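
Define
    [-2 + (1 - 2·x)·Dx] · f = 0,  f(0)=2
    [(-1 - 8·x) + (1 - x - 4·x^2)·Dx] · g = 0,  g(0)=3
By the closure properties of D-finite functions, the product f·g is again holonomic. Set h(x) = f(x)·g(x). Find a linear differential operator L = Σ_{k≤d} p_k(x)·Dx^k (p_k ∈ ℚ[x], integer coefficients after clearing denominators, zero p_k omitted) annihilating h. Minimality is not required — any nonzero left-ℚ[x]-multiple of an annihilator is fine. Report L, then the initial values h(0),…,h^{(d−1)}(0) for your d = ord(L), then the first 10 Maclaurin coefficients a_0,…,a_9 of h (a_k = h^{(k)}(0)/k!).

L = (-3 - 4·x + 24·x^2) + (1 - 3·x - 2·x^2 + 8·x^3)·Dx  (order 1).
h: a_k = 6, 18, 66, 186, 546, 1482, 4050, 10746, 28482, 74538, …
ICs: h(0) = 6.

f: a_k = 2, 4, 8, 16, 32, 64, 128, 256, 512, 1024, …
g: a_k = 3, 3, 15, 27, 87, 195, 543, 1323, 3495, 8787, …
h₀=f·g: eliminate ⇒ L₀, order ≤ 1·1.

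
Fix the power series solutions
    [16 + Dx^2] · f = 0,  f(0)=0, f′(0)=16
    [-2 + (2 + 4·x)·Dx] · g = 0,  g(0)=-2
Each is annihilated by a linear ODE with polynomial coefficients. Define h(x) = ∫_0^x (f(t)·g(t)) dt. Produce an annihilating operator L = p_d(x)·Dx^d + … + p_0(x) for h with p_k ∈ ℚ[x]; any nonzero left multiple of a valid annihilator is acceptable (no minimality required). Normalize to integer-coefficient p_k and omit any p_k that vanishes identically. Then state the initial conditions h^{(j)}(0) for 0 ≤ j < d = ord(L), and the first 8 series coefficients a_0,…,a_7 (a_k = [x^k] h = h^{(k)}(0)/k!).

f: a_k = 0, 16, 0, -128/3, 0, 512/15, 0, -4096/315, …
g: a_k = -2, -2, 1, -1, 5/4, -7/4, 21/8, -33/8, …
L₀ := L_f ⊗_s L_g (sym. prod.), ord ≤ 2.
∫: right-multiply L₀ by Dx.
L = (19 + 64·x + 64·x^2)·Dx + (-2 - 4·x)·Dx^2 + (1 + 4·x + 4·x^2)·Dx^3  (order 3).
h: a_k = 0, 0, -16, -32/3, 76/3, 208/15, -682/45, -268/35, …
ICs: h(0) = 0, h′(0) = 0, h′′(0) = -32.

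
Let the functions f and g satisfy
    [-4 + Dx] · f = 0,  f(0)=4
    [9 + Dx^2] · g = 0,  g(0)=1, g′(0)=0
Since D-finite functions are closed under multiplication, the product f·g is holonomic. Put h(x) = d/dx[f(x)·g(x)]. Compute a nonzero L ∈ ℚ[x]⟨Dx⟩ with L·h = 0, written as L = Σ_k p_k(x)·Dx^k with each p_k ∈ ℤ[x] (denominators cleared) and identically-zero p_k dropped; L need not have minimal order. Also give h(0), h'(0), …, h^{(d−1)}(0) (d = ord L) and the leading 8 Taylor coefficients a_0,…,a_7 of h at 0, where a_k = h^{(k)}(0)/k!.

f: a_k = 4, 16, 32, 128/3, 128/3, 512/15, 1024/45, 4096/315, …
g: a_k = 1, 0, -9/2, 0, 27/8, 0, -81/80, 0, …
f·g: L₀ = L_f ⊗_s L_g, ord ≤ 1·2.
Derive L from L₀ (diff closure).
L = 25 - 8·Dx + Dx^2  (order 2).
h: a_k = 16, 28, -88, -1054/3, -1558/3, -11753/30, -4031/45, 164833/1260, …
ICs: h(0) = 16, h′(0) = 28.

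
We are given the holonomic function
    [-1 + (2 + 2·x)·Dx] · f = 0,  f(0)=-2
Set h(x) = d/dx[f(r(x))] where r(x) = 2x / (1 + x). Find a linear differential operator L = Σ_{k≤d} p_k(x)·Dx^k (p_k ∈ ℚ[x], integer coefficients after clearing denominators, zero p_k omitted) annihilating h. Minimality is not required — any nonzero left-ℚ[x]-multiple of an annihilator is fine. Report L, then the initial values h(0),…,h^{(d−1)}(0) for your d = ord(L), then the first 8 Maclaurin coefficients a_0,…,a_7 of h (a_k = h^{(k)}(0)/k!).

f: a_k = -2, -1, 1/4, -1/8, 5/64, -7/128, 21/512, -33/1024, …
f∘r: x↦r, Dx↦Dx/r' in L_f ⇒ L₀.
h=h₀': d/dx-closure on L₀ ⇒ L.
L = (-3 - 6·x) + (-1 - 4·x - 3·x^2)·Dx  (order 1).
h: a_k = -2, 6, -15, 37, -375/4, 981/4, -5271/8, 14445/8, …
ICs: h(0) = -2.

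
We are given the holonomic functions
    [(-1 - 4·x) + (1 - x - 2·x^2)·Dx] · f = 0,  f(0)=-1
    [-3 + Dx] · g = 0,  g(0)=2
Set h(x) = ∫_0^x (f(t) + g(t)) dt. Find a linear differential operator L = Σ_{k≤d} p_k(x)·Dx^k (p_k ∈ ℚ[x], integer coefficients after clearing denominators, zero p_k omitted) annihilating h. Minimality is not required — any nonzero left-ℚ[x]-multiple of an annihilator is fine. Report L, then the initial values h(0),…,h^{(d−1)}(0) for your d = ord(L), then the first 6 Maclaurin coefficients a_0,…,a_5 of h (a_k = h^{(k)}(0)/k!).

f: a_k = -1, -1, -3, -5, -11, -21, …
g: a_k = 2, 6, 9, 9, 27/4, 81/20, …
Weyl lclm of L_f,L_g ⇒ L₀ (ord ≤ 2).
h=∫h₀ ⇒ L = L₀·Dx.
L = (-9 - 9·x - 126·x^2 - 72·x^3)·Dx + (-3 + 30·x + 51·x^2 - 36·x^3 - 36·x^4)·Dx^2 + (2 - 9·x - 3·x^2 + 20·x^3 + 12·x^4)·Dx^3  (order 3).
h: a_k = 0, 1, 5/2, 2, 1, -17/20, …
ICs: h(0) = 0, h′(0) = 1, h′′(0) = 5.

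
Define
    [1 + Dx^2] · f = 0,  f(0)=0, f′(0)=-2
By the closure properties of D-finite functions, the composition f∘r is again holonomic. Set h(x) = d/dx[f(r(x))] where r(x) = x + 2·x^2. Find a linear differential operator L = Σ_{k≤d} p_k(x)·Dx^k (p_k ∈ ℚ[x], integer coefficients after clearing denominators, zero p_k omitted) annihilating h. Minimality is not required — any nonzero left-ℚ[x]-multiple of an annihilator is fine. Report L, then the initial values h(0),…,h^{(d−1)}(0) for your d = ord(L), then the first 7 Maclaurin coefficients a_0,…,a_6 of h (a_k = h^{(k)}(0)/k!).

L = (49 + 16·x + 96·x^2 + 256·x^3 + 256·x^4) + (-12 - 48·x)·Dx + (1 + 8·x + 16·x^2)·Dx^2  (order 2).
h: a_k = -2, -8, 1, 8, 239/12, 15, -1679/360, …
ICs: h(0) = -2, h′(0) = -8.

f: a_k = 0, -2, 0, 1/3, 0, -1/60, 0, …
Substitute x→r, Dx→(1/r')Dx; clear ⇒ L₀.
h=h₀': d/dx-closure on L₀ ⇒ L.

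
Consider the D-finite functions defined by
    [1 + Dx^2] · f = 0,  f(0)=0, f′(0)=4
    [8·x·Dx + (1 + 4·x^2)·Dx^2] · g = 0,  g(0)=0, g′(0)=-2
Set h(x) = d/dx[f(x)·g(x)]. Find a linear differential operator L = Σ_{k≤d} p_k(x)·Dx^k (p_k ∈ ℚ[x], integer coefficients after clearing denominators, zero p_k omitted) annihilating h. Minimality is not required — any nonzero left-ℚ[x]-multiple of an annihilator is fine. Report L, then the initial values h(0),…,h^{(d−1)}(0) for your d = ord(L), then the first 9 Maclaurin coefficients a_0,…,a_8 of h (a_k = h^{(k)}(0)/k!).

f: a_k = 0, 4, 0, -2/3, 0, 1/30, 0, -1/1260, 0, …
g: a_k = 0, -2, 0, 8/3, 0, -32/5, 0, 128/7, 0, …
h₀=f·g: eliminate ⇒ L₀, order ≤ 2·2.
h₀' ⇒ L via d/dx closure of L₀.
L = (3893 + 34584·x^2 + 286832·x^4 + 57600·x^6 + 768·x^8 - 10240·x^10 + 4096·x^12) + (2192·x + 44864·x^3 + 156160·x^5 + 51200·x^7 + 20480·x^9 + 16384·x^11)·Dx + (3978 + 36208·x^2 + 296160·x^4 + 76288·x^6 + 9728·x^8 - 4096·x^10 + 8192·x^12)·Dx^2 + (2192·x + 44864·x^3 + 156160·x^5 + 51200·x^7 + 20480·x^9 + 16384·x^11)·Dx^3 + (85 + 1624·x^2 + 9328·x^4 + 18688·x^6 + 8960·x^8 + 6144·x^10 + 4096·x^12)·Dx^4  (order 4).
h: a_k = 0, -16, 0, 48, 0, -494/3, 0, 620, 0, …
ICs: h(0) = 0, h′(0) = -16, h′′(0) = 0, h′′′(0) = 288.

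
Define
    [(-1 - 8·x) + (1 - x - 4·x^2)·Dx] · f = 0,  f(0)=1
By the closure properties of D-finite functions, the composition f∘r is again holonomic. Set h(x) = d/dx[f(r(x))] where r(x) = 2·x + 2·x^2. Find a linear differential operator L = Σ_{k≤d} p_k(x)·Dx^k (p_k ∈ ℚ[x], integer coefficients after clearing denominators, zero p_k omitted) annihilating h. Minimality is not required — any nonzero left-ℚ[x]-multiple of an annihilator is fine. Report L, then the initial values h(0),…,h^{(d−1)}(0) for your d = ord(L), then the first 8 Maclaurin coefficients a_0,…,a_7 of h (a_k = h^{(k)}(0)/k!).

L = (22 + 204·x + 1260·x^2 + 4672·x^3 + 8736·x^4 + 7680·x^5 + 2560·x^6) + (-1 - 16·x + 6·x^2 + 420·x^3 + 1520·x^4 + 2400·x^5 + 1792·x^6 + 512·x^7)·Dx  (order 1).
h: a_k = 2, 44, 336, 2800, 20760, 149040, 1040256, 7107200, …
ICs: h(0) = 2.

f: a_k = 1, 1, 5, 9, 29, 65, 181, 441, …
f∘r: x↦r, Dx↦Dx/r' in L_f ⇒ L₀.
h=h₀': d/dx-closure on L₀ ⇒ L.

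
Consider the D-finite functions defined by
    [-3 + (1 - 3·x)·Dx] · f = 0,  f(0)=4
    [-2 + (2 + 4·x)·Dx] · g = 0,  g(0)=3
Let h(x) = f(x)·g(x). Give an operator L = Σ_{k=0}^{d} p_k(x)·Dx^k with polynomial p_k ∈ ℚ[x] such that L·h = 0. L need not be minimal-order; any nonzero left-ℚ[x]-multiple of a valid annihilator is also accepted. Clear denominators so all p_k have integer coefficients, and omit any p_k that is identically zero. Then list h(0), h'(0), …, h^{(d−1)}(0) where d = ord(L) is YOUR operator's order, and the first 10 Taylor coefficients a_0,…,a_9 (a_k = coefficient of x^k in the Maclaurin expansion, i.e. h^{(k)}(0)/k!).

f: a_k = 4, 12, 36, 108, 324, 972, 2916, 8748, 26244, 78732, …
g: a_k = 3, 3, -3/2, 3/2, -15/8, 21/8, -63/16, 99/16, -1287/128, 2145/128, …
L₀ := L_f ⊗_s L_g (sym. prod.), ord ≤ 1.
L = (4 + 3·x) + (-1 + x + 6·x^2)·Dx  (order 1).
h: a_k = 12, 48, 138, 420, 2505/2, 3768, 45153/4, 67779/2, 3252105/32, 2439615/8, …
ICs: h(0) = 12.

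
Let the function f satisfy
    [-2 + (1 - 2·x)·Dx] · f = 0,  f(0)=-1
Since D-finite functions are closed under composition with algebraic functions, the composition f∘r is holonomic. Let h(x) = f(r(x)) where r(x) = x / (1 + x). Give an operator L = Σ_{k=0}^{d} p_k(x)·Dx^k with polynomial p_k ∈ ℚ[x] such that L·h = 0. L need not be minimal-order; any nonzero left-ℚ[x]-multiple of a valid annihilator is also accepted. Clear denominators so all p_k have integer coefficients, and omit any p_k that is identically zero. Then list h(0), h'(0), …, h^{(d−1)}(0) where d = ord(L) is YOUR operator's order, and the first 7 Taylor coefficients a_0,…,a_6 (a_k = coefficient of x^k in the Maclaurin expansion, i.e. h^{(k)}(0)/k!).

f: a_k = -1, -2, -4, -8, -16, -32, -64, …
L₀ from L_f via x↦r, Dx↦r'^{-1}Dx.
L = 2 + (-1 + x^2)·Dx  (order 1).
h: a_k = -1, -2, -2, -2, -2, -2, -2, …
ICs: h(0) = -1.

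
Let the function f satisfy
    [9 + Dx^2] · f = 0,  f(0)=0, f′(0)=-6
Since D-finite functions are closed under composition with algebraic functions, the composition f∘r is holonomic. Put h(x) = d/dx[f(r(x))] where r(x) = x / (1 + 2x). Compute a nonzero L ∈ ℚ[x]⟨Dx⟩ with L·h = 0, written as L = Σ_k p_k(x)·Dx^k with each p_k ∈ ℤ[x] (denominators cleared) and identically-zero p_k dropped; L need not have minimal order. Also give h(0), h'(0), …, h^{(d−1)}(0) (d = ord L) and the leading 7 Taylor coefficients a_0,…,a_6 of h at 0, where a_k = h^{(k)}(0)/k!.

f: a_k = 0, -6, 0, 9, 0, -81/20, 0, …
Change of var in L_f (x↦r) gives L₀.
Derive L from L₀ (diff closure).
L = (33 + 96·x + 96·x^2) + (12 + 72·x + 144·x^2 + 96·x^3)·Dx + (1 + 8·x + 24·x^2 + 32·x^3 + 16·x^4)·Dx^2  (order 2).
h: a_k = -6, 24, -45, -24, 2319/4, -2925, 429483/40, …
ICs: h(0) = -6, h′(0) = 24.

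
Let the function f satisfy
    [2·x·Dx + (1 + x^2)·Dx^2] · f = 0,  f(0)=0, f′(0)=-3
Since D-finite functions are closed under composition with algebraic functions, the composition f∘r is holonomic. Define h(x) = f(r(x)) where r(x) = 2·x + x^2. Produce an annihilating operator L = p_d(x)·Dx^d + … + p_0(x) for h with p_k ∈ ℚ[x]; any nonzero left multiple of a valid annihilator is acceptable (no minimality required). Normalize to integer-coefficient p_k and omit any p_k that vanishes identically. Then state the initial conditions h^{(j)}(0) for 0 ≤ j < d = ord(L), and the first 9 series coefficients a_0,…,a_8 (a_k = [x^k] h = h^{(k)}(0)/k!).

f: a_k = 0, -3, 0, 1, 0, -3/5, 0, 3/7, 0, …
L₀ from L_f via x↦r, Dx↦r'^{-1}Dx.
L = (-1 + 8·x + 16·x^2 + 12·x^3 + 3·x^4)·Dx + (1 + x + 4·x^2 + 8·x^3 + 5·x^4 + x^5)·Dx^2  (order 2).
h: a_k = 0, -6, -3, 8, 12, -66/5, -47, 48/7, 168, …
ICs: h(0) = 0, h′(0) = -6.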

Task item:
All lines above that include the word "given" should be located and copied.

Exercise response:
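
We are given the holonomic function
We are given the holonomic functions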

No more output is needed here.